(Beginning of Provided data)

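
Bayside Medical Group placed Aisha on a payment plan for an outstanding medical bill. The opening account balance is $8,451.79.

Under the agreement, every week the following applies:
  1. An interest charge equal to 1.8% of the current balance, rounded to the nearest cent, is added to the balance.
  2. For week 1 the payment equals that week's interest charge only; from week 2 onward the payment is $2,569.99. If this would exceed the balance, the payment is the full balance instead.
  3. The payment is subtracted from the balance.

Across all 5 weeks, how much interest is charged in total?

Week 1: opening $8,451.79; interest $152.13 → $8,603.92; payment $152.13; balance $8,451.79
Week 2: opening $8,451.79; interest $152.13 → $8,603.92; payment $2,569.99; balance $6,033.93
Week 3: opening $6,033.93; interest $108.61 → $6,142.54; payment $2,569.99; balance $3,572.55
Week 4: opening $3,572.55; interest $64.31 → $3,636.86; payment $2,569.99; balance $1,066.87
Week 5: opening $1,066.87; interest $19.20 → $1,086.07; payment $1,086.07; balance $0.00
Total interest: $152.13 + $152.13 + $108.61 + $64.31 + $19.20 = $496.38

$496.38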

(End of Provided data)

▶ _Assigned task_: Once the line with "1. An interest" is found in the records above, print exactly that line and every line after it through the line with "3. The payment".

▶ _Your solution_:
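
  1. An interest charge equal to 1.8% of the current balance, rounded to the nearest cent, is added to the balance.
  2. For week 1 the payment equals that week's interest charge only; from week 2 onward the payment is $2,569.99. If this would exceed the balance, the payment is the full balance instead.
  3. The payment is subtracted from the balance.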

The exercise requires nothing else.